[Records for the exercise Boundary: Start]
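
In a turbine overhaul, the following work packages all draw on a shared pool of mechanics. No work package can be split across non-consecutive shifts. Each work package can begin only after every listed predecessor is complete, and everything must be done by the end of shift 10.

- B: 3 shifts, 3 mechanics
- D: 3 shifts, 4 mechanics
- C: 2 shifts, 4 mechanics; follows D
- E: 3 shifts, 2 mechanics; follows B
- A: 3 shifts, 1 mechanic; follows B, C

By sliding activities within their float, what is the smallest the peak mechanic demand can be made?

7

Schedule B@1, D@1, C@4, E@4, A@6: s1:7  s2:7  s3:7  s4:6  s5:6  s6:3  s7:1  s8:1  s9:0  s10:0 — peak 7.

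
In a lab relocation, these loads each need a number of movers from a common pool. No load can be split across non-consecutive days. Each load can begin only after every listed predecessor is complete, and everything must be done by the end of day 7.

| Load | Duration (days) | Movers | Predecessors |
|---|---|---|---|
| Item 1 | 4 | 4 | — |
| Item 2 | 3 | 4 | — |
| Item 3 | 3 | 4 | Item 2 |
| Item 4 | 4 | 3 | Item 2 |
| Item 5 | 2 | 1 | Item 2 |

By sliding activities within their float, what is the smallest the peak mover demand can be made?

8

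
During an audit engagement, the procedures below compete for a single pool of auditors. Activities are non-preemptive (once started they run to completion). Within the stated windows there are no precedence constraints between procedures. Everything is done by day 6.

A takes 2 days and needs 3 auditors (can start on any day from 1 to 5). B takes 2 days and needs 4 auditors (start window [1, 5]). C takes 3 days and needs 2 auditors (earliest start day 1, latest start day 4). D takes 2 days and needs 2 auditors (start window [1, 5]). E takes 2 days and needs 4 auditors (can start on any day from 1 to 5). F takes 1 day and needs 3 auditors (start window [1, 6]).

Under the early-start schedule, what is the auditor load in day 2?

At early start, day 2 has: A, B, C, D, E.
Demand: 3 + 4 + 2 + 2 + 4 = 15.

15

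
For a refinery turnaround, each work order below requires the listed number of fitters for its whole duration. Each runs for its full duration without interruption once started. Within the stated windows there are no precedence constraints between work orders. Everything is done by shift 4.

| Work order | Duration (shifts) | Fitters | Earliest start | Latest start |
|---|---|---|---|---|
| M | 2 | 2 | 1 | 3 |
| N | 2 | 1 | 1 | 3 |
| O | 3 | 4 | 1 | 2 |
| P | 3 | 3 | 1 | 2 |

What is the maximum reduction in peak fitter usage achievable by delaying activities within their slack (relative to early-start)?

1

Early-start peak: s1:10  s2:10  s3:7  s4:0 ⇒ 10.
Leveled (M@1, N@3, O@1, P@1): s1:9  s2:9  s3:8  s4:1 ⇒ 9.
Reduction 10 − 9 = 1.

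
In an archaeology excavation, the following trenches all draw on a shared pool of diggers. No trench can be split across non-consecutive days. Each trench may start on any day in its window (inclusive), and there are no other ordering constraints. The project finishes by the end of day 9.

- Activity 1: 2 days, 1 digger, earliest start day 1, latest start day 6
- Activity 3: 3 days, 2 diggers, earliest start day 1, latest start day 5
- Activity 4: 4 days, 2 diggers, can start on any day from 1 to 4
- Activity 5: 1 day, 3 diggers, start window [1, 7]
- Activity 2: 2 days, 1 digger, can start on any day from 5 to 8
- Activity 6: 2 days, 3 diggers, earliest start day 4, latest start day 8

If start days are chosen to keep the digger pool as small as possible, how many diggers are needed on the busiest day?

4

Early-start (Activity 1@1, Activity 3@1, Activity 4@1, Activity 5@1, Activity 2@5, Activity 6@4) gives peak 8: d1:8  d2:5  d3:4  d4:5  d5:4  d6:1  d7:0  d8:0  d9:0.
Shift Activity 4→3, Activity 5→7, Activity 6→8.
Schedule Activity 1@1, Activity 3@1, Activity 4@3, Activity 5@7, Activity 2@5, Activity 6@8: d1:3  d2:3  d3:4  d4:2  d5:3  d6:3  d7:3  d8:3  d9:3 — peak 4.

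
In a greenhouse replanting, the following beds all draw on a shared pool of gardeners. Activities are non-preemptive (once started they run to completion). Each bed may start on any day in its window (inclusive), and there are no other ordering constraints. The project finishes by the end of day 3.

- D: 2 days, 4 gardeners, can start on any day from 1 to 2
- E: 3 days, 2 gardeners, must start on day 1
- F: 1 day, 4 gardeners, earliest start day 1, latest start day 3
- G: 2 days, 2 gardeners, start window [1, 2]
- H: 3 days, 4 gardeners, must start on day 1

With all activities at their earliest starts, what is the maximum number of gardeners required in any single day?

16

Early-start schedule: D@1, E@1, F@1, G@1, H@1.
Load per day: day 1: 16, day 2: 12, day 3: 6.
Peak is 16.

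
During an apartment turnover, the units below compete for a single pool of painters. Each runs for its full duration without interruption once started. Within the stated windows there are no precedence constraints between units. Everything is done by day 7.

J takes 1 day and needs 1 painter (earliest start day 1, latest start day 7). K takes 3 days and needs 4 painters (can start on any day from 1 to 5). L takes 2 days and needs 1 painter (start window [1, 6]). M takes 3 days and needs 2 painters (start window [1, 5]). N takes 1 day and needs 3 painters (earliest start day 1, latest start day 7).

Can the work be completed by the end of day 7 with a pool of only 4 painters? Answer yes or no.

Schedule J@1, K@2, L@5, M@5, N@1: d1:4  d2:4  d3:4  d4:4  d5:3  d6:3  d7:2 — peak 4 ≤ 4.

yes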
[Records for the exercise Boundary: End]
[Records for the exercise Boundary: Start]
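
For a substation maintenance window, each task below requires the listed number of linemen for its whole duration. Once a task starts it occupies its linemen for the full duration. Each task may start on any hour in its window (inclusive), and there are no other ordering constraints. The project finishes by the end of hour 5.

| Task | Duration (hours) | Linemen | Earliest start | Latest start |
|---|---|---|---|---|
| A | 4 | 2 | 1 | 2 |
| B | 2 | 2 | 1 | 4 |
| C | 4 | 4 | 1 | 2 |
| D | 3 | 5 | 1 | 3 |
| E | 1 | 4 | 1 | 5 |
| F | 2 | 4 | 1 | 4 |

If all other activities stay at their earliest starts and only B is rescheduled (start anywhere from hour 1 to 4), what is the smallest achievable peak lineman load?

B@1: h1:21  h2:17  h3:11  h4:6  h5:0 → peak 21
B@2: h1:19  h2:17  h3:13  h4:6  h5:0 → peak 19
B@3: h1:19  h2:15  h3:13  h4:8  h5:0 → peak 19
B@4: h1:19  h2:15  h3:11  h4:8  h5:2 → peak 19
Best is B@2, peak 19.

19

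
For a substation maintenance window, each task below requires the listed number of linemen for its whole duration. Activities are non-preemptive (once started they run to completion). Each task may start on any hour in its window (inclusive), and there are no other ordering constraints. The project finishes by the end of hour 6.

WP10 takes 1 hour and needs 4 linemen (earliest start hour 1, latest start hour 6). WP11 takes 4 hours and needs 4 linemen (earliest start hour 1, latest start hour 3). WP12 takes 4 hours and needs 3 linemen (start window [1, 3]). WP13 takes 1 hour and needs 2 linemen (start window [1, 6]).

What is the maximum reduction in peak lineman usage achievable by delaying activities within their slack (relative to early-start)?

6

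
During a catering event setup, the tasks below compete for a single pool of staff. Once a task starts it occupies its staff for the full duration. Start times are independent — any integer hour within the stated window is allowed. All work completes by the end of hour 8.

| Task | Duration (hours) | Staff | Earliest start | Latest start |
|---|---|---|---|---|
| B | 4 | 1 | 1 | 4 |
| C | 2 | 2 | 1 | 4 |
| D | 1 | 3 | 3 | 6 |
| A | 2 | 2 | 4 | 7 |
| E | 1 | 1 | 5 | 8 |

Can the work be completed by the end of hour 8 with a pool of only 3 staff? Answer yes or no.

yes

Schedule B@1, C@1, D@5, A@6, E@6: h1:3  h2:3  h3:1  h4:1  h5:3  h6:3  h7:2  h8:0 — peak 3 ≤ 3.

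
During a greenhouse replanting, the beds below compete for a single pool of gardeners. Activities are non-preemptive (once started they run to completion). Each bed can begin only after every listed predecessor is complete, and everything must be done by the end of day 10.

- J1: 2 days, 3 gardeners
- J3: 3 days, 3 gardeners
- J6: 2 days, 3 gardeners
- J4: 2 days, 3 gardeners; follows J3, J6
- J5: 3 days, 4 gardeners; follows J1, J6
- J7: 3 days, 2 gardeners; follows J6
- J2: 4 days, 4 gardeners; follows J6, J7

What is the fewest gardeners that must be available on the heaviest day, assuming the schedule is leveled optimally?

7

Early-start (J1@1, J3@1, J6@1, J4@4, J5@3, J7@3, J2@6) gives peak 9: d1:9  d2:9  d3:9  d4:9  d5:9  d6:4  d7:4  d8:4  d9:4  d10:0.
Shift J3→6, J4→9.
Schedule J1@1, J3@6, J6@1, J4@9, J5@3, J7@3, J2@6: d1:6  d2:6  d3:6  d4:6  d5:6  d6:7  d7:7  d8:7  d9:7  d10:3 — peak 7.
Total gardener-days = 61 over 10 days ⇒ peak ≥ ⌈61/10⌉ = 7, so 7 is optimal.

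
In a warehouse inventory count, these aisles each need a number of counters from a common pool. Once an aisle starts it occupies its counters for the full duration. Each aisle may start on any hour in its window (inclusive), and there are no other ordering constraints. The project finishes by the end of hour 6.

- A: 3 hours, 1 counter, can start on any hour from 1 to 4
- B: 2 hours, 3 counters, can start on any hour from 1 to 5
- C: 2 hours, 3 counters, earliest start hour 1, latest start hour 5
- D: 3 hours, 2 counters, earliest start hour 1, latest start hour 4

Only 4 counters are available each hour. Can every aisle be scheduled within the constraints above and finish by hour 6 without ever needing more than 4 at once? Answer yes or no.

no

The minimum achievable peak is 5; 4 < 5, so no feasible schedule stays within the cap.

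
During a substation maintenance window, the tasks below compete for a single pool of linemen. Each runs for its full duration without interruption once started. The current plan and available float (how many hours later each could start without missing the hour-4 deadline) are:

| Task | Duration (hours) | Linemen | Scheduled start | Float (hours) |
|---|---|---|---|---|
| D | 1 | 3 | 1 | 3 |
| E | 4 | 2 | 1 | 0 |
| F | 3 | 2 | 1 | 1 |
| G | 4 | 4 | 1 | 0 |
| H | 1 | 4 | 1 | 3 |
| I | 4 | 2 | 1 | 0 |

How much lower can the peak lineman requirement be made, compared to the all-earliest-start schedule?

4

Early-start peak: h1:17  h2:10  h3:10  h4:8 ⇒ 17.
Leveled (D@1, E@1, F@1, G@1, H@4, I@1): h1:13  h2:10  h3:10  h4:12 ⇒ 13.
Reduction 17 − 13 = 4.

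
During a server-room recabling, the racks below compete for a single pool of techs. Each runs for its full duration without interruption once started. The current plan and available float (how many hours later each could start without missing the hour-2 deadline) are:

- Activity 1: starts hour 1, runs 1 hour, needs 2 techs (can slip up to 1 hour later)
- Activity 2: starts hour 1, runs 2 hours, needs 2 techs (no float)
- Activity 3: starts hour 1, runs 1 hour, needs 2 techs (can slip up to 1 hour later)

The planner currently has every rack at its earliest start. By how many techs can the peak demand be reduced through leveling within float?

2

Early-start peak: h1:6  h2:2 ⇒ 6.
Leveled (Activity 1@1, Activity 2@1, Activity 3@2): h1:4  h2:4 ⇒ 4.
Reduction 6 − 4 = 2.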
[Records for the exercise Boundary: End]
● **Your assignment**
In the data above, find each line where the string "missing" appears, then copy it.

● **Task response**
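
During a substation maintenance window, the tasks below compete for a single pool of linemen. Each runs for its full duration without interruption once started. The current plan and available float (how many hours later each could start without missing the hour-4 deadline) are:
During a server-room recabling, the racks below compete for a single pool of techs. Each runs for its full duration without interruption once started. The current plan and available float (how many hours later each could start without missing the hour-2 deadline) are: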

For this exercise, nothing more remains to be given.